━━ DATA EXTRACT ━━

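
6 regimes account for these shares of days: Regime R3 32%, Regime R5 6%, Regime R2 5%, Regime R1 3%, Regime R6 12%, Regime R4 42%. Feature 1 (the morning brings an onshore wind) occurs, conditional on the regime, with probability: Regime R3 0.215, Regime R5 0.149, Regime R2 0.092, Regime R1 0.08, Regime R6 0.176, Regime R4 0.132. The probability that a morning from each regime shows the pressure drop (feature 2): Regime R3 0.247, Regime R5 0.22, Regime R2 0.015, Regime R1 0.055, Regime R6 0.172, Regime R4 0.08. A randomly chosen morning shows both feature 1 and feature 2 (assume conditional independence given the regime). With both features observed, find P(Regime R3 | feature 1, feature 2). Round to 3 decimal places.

Prior × likelihood for each hypothesis:
  Regime R3: 0.32 × 0.215 × 0.247 = 0.0169936
  Regime R5: 0.06 × 0.149 × 0.22 = 0.0019668
  Regime R2: 0.05 × 0.092 × 0.015 = 0.000069
  Regime R1: 0.03 × 0.08 × 0.055 = 0.000132
  Regime R6: 0.12 × 0.176 × 0.172 = 0.00363264
  Regime R4: 0.42 × 0.132 × 0.08 = 0.0044352
Sum = 0.02722924.
P(Regime R3 | evidence) = 0.0169936 / 0.02722924 ≈ 0.624.

0.624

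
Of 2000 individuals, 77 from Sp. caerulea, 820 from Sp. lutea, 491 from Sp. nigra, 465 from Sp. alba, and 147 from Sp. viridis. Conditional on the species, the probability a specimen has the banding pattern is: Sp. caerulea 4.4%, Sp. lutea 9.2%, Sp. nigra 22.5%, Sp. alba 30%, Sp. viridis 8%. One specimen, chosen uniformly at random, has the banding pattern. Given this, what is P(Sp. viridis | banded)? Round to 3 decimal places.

Prior × likelihood for each hypothesis:
  Sp. caerulea: 0.0385 × 0.044 = 0.001694
  Sp. lutea: 0.41 × 0.092 = 0.03772
  Sp. nigra: 0.2455 × 0.225 = 0.0552375
  Sp. alba: 0.2325 × 0.3 = 0.06975
  Sp. viridis: 0.0735 × 0.08 = 0.00588
Total = 0.1702815.
P(Sp. viridis | evidence) = 0.00588 / 0.1702815 ≈ 0.035.

0.035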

━━━

* ASSIGNMENT: Retype all of the lines shown above, keeping each one exact.

* EXERCISE OUTPUT:
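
6 regimes account for these shares of days: Regime R3 32%, Regime R5 6%, Regime R2 5%, Regime R1 3%, Regime R6 12%, Regime R4 42%. Feature 1 (the morning brings an onshore wind) occurs, conditional on the regime, with probability: Regime R3 0.215, Regime R5 0.149, Regime R2 0.092, Regime R1 0.08, Regime R6 0.176, Regime R4 0.132. The probability that a morning from each regime shows the pressure drop (feature 2): Regime R3 0.247, Regime R5 0.22, Regime R2 0.015, Regime R1 0.055, Regime R6 0.172, Regime R4 0.08. A randomly chosen morning shows both feature 1 and feature 2 (assume conditional independence given the regime). With both features observed, find P(Regime R3 | feature 1, feature 2). Round to 3 decimal places.

Prior × likelihood for each hypothesis:
  Regime R3: 0.32 × 0.215 × 0.247 = 0.0169936
  Regime R5: 0.06 × 0.149 × 0.22 = 0.0019668
  Regime R2: 0.05 × 0.092 × 0.015 = 0.000069
  Regime R1: 0.03 × 0.08 × 0.055 = 0.000132
  Regime R6: 0.12 × 0.176 × 0.172 = 0.00363264
  Regime R4: 0.42 × 0.132 × 0.08 = 0.0044352
Sum = 0.02722924.
P(Regime R3 | evidence) = 0.0169936 / 0.02722924 ≈ 0.624.

0.624

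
Of 2000 individuals, 77 from Sp. caerulea, 820 from Sp. lutea, 491 from Sp. nigra, 465 from Sp. alba, and 147 from Sp. viridis. Conditional on the species, the probability a specimen has the banding pattern is: Sp. caerulea 4.4%, Sp. lutea 9.2%, Sp. nigra 22.5%, Sp. alba 30%, Sp. viridis 8%. One specimen, chosen uniformly at random, has the banding pattern. Given this, what is P(Sp. viridis | banded)? Round to 3 decimal places.

Prior × likelihood for each hypothesis:
  Sp. caerulea: 0.0385 × 0.044 = 0.001694
  Sp. lutea: 0.41 × 0.092 = 0.03772
  Sp. nigra: 0.2455 × 0.225 = 0.0552375
  Sp. alba: 0.2325 × 0.3 = 0.06975
  Sp. viridis: 0.0735 × 0.08 = 0.00588
Total = 0.1702815.
P(Sp. viridis | evidence) = 0.00588 / 0.1702815 ≈ 0.035.

0.035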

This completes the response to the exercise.